### Task goal
Below are the records; collect from them each line containing the string "graph".

--------------------------------------------------

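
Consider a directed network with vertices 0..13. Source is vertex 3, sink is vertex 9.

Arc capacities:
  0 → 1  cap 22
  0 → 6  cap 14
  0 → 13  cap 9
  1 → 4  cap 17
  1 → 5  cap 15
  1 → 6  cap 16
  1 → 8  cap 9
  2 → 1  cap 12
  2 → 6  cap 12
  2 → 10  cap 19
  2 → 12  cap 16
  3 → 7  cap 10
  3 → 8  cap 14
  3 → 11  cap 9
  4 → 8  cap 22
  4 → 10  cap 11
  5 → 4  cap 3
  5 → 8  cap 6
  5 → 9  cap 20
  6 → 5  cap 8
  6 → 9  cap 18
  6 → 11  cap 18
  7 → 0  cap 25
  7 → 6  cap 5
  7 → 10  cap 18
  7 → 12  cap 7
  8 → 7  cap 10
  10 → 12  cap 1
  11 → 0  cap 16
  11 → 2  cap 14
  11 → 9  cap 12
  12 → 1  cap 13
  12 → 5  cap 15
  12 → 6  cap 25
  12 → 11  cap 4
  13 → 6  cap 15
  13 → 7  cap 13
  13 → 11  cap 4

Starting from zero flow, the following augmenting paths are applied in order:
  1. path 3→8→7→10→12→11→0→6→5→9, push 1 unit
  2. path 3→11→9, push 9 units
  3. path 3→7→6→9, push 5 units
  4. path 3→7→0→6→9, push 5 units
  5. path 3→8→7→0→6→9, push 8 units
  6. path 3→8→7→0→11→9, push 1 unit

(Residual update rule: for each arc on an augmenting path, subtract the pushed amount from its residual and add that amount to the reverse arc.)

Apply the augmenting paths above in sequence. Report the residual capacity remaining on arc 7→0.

Residual capacity of (7,0): 11

after path 1 (3→8→7→10→12→11→0→6→5→9, push 1): res(7,0)=25
after path 2 (3→11→9, push 9): res(7,0)=25
after path 3 (3→7→6→9, push 5): res(7,0)=25
after path 4 (3→7→0→6→9, push 5): res(7,0)=20
after path 5 (3→8→7→0→6→9, push 8): res(7,0)=12
after path 6 (3→8→7→0→11→9, push 1): res(7,0)=11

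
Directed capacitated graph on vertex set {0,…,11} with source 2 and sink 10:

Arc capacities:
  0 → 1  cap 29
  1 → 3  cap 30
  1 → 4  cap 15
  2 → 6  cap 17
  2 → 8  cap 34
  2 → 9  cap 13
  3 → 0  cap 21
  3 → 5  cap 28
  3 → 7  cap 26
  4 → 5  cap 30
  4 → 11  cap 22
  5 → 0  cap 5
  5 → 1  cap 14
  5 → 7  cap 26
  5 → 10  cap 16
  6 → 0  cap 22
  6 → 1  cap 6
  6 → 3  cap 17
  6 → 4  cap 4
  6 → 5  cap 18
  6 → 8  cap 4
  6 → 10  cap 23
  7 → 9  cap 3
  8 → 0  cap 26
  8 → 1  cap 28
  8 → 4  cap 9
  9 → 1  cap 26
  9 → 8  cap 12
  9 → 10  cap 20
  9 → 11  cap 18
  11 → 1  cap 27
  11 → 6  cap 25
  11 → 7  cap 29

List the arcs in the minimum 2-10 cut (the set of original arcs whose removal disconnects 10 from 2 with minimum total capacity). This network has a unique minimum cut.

Min-cut arcs: {(2,9), (5,10), (6,10), (7,9)} (total capacity 55)

augment #1: 2→6→10 push 17
augment #2: 2→9→10 push 13
augment #3: 2→8→4→5→10 push 9
augment #4: 2→8→1→3→5→10 push 7
augment #5: 2→8→1→3→7→9→10 push 3
augment #6: 2→8→1→4→11→6→10 push 6
max flow = 55; residual-reachable set from 2 gives S-side
cut edges (S→T): {(2,9), (5,10), (6,10), (7,9)} total cap 55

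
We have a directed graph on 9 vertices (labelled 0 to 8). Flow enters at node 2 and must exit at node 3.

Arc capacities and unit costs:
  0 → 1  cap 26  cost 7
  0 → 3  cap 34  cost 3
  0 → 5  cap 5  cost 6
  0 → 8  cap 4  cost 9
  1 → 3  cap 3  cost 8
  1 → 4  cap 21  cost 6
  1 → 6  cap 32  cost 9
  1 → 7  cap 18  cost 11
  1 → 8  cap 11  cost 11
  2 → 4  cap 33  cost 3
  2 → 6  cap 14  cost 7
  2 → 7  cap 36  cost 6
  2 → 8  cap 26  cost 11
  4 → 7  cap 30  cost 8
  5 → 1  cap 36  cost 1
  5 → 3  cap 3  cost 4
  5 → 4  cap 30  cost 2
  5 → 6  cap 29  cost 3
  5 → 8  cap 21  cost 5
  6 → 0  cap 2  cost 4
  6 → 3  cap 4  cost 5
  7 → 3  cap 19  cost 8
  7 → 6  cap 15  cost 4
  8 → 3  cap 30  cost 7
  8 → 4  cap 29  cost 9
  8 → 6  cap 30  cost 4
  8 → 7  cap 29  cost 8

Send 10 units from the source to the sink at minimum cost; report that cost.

shortest-cost path #1: 2→6→3 push 4 @ unit cost 12 (adds 48)
shortest-cost path #2: 2→7→3 push 6 @ unit cost 14 (adds 84)
total cost = 132

Minimum cost for 10 units: 132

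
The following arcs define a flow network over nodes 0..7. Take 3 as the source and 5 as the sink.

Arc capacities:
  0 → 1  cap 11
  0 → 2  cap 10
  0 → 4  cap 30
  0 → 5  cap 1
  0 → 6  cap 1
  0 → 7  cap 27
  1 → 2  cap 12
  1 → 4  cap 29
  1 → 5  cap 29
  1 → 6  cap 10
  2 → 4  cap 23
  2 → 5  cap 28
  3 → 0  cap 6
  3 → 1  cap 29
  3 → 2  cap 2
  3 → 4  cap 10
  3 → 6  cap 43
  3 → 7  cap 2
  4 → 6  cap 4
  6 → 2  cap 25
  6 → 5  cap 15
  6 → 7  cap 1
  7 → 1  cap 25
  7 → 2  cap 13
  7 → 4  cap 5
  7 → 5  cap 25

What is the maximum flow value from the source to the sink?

Maximum flow value: 80

augment #1: 3→0→5 bottleneck 1, total now 1
augment #2: 3→1→5 bottleneck 29, total now 30
augment #3: 3→2→5 bottleneck 2, total now 32
augment #4: 3→6→5 bottleneck 15, total now 47
augment #5: 3→7→5 bottleneck 2, total now 49
augment #6: 3→0→2→5 bottleneck 5, total now 54
augment #7: 3→6→2→5 bottleneck 21, total now 75
augment #8: 3→6→7→5 bottleneck 1, total now 76
augment #9: 3→6→2→0→7→5 bottleneck 4, total now 80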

--------------------------------------------------

### Reply to the exercise
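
Directed capacitated graph on vertex set {0,…,11} with source 2 and sink 10:
We have a directed graph on 9 vertices (labelled 0 to 8). Flow enters at node 2 and must exit at node 3.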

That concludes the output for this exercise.